### Exercise prompt
Take the line that contains "C at (0.313, 2.767): range 48.9597200656" as the first and the last line of the material as the final one; set down exactly the lines in that span.

### Given records

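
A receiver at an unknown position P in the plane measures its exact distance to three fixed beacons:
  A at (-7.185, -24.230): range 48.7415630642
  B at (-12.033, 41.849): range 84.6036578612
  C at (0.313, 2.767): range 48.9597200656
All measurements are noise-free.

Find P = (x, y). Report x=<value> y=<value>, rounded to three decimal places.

x=41.553 y=-23.621

eq1: (x + 7.185)² + (y + 24.230)² = 48.7415630642²
eq2: (x + 12.033)² + (y − 41.849)² = 84.6036578612²
eq3: (x − 0.313)² + (y − 2.767)² = 48.9597200656²
eq1−eq2, eq1−eq3 (x²,y² cancel):
  -9.696·x + 132.158·y = -3524.624189
  14.996·x + 53.994·y = -652.277086
det = -9.696·53.994 − 132.158·14.996 = -2505.367192
x = (-3524.624189·53.994 − 132.158·-652.277086) / -2505.367192 = 41.552761
y = (-9.696·-652.277086 − -3524.624189·14.996) / -2505.367192 = -23.621185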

### Exercise response
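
  C at (0.313, 2.767): range 48.9597200656
All measurements are noise-free.

Find P = (x, y). Report x=<value> y=<value>, rounded to three decimal places.

x=41.553 y=-23.621

eq1: (x + 7.185)² + (y + 24.230)² = 48.7415630642²
eq2: (x + 12.033)² + (y − 41.849)² = 84.6036578612²
eq3: (x − 0.313)² + (y − 2.767)² = 48.9597200656²
eq1−eq2, eq1−eq3 (x²,y² cancel):
  -9.696·x + 132.158·y = -3524.624189
  14.996·x + 53.994·y = -652.277086
det = -9.696·53.994 − 132.158·14.996 = -2505.367192
x = (-3524.624189·53.994 − 132.158·-652.277086) / -2505.367192 = 41.552761
y = (-9.696·-652.277086 − -3524.624189·14.996) / -2505.367192 = -23.621185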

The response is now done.